> [WHAT NEEDS TO BE DONE]
Retype exactly the lines of the material below, from the one containing "Items of sizes" through the last, with both ends kept.
THE DATA: Begin
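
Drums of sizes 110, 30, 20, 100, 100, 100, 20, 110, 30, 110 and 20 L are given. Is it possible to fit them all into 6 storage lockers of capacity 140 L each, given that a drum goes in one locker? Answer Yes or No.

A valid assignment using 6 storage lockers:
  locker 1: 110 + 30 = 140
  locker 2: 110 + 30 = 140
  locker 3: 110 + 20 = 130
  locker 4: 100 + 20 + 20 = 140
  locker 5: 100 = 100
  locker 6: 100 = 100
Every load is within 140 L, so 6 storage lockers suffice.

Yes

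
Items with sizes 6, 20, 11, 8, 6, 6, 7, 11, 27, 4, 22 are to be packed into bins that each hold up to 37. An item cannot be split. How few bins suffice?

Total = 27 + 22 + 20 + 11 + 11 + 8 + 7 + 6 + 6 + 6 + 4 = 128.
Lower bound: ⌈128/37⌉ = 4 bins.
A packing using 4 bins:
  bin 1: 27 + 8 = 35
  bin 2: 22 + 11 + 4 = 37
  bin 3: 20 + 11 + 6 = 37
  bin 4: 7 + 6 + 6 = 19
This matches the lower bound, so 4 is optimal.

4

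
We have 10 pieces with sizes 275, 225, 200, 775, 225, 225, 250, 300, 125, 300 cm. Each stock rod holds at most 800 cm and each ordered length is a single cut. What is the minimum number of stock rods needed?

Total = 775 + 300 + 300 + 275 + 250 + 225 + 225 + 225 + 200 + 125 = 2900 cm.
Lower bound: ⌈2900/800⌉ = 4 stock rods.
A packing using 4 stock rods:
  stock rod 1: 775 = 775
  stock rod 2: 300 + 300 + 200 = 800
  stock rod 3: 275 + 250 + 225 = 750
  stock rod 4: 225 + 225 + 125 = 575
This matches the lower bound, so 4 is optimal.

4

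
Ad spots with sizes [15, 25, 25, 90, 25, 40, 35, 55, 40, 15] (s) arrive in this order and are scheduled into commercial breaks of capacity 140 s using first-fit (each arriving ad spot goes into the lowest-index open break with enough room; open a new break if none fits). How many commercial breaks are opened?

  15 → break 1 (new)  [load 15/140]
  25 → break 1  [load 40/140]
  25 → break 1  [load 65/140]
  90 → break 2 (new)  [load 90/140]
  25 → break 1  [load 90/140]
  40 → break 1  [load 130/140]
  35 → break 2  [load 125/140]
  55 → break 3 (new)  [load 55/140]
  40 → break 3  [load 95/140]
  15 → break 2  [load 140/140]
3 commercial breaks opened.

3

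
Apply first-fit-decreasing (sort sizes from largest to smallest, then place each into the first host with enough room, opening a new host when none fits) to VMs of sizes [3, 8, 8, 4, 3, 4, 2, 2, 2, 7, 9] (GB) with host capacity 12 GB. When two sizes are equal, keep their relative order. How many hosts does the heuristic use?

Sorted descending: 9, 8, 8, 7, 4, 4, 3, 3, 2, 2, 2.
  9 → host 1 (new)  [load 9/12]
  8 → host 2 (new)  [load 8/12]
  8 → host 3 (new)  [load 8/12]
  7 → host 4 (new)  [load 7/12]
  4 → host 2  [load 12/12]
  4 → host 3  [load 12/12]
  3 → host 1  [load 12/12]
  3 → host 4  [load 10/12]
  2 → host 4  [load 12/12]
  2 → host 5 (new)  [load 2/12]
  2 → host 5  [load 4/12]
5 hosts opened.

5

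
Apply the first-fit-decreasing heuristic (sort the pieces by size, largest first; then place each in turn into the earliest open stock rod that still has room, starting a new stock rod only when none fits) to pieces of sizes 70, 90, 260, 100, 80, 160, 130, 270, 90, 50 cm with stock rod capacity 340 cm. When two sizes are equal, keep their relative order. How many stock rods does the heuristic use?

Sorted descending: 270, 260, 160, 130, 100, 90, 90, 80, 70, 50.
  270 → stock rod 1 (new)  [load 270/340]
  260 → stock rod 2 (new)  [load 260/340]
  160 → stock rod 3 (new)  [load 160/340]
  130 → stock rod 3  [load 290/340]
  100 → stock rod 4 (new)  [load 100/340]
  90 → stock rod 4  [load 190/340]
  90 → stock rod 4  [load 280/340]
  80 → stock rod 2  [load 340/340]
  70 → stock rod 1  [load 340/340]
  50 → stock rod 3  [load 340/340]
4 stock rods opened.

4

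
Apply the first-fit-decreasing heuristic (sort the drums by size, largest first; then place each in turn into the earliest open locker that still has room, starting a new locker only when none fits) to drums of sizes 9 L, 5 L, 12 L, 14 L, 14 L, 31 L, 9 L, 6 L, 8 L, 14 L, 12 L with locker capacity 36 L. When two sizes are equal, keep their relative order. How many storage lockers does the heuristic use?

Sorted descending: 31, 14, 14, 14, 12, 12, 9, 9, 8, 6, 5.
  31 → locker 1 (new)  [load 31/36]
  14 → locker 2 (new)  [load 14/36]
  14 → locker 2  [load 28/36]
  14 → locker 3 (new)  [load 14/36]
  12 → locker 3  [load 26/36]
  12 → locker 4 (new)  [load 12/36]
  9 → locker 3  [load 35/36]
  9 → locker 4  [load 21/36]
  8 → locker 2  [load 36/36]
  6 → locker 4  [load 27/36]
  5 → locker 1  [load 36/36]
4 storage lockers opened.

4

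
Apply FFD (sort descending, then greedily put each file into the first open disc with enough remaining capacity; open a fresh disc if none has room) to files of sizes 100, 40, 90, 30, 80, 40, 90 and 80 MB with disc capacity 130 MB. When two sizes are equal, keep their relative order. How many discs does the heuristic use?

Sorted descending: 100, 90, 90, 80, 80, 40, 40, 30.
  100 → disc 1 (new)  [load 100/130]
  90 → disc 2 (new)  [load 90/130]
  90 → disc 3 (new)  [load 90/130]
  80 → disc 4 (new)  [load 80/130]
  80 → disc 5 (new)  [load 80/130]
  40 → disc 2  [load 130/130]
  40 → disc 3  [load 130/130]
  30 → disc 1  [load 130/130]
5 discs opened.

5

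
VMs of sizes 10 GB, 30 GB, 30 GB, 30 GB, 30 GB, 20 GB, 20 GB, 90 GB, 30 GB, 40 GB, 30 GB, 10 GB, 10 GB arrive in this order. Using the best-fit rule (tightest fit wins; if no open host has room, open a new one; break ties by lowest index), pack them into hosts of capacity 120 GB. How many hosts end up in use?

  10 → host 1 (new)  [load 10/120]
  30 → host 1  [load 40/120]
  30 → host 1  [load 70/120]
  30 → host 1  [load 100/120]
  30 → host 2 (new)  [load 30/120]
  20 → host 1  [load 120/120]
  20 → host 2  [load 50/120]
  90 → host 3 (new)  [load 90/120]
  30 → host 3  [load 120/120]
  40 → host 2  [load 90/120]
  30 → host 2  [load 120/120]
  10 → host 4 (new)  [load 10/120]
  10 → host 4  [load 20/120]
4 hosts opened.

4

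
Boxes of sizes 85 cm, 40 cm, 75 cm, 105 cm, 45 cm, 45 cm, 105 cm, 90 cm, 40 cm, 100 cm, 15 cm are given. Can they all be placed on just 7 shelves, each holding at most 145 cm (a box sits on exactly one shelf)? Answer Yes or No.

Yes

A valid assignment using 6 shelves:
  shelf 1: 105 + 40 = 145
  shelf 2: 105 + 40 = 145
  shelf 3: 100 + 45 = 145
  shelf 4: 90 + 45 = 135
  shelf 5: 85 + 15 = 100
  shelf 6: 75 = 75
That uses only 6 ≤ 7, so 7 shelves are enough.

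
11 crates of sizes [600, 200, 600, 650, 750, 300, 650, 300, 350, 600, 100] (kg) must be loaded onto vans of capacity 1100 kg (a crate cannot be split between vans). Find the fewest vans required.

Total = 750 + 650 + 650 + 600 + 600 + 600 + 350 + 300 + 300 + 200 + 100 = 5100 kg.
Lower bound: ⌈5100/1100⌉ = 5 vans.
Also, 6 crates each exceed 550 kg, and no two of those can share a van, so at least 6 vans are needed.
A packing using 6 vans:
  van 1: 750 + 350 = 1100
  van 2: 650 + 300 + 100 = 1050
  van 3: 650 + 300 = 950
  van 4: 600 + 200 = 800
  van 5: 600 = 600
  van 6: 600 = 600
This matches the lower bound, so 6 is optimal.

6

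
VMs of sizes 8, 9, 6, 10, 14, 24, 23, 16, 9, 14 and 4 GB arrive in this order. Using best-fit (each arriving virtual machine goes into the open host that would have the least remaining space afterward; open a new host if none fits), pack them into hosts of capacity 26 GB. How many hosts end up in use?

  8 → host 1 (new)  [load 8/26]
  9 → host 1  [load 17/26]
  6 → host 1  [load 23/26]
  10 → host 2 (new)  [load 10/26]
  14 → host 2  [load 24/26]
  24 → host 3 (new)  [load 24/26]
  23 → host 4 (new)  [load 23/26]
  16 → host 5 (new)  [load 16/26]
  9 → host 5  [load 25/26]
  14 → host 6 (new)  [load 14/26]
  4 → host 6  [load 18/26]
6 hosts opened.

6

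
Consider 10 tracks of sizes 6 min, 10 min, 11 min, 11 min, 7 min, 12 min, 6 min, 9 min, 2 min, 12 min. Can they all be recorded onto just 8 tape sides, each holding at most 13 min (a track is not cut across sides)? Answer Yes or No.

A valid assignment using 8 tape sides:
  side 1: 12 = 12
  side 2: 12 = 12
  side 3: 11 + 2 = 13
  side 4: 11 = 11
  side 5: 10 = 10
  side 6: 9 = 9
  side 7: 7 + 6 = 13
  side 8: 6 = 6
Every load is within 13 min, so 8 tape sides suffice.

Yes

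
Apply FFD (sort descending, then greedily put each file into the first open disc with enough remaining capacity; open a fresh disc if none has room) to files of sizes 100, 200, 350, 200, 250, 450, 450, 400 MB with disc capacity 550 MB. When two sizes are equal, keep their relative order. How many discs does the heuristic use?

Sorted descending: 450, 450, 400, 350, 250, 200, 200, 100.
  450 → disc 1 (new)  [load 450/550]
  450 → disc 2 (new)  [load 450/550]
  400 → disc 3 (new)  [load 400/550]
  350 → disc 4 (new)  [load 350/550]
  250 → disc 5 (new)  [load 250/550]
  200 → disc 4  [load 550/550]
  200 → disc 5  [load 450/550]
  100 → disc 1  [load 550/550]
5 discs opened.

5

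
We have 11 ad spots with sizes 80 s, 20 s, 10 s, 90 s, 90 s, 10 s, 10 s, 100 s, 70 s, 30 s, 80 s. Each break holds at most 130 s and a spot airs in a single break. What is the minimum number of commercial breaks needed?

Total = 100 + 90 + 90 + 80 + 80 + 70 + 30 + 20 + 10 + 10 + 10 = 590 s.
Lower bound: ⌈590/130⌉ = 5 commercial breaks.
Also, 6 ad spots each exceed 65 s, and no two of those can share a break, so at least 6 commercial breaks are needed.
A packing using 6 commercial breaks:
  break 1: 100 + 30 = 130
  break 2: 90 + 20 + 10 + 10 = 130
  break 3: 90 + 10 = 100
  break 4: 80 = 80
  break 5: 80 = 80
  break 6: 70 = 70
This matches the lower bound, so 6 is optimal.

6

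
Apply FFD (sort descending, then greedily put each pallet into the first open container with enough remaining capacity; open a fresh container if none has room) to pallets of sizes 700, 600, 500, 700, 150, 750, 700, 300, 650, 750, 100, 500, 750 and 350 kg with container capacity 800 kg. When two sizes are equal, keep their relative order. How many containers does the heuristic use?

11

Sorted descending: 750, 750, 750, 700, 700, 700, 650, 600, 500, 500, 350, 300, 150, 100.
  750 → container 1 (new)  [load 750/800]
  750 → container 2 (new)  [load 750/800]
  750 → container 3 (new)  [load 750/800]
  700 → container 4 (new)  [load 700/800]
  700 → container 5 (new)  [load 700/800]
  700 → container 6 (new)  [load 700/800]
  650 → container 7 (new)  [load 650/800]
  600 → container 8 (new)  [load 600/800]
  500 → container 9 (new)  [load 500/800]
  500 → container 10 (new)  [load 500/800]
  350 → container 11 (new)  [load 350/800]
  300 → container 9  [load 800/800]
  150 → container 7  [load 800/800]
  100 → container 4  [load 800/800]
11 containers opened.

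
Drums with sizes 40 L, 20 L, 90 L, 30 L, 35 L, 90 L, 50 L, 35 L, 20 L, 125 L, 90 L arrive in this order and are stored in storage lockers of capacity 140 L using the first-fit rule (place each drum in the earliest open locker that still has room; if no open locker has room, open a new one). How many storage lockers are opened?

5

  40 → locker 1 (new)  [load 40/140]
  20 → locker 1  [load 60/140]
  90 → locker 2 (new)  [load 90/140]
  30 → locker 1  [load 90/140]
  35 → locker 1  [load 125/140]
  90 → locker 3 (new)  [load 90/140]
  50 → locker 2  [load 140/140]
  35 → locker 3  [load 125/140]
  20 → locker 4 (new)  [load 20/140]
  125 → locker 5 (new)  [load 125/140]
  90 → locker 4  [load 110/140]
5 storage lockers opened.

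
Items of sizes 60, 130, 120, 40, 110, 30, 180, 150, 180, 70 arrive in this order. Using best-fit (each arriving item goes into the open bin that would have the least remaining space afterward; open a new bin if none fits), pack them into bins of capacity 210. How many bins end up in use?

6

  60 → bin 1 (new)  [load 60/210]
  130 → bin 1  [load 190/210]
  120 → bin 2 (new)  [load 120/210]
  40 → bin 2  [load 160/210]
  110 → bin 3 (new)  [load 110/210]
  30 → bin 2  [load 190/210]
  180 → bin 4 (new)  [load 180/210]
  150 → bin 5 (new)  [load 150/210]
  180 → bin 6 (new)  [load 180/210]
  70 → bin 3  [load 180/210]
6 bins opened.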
THE DATA: End
> [ANSWER TO THIS EXERCISE]
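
Items of sizes 60, 130, 120, 40, 110, 30, 180, 150, 180, 70 arrive in this order. Using best-fit (each arriving item goes into the open bin that would have the least remaining space afterward; open a new bin if none fits), pack them into bins of capacity 210. How many bins end up in use?

6

  60 → bin 1 (new)  [load 60/210]
  130 → bin 1  [load 190/210]
  120 → bin 2 (new)  [load 120/210]
  40 → bin 2  [load 160/210]
  110 → bin 3 (new)  [load 110/210]
  30 → bin 2  [load 190/210]
  180 → bin 4 (new)  [load 180/210]
  150 → bin 5 (new)  [load 150/210]
  180 → bin 6 (new)  [load 180/210]
  70 → bin 3  [load 180/210]
6 bins opened.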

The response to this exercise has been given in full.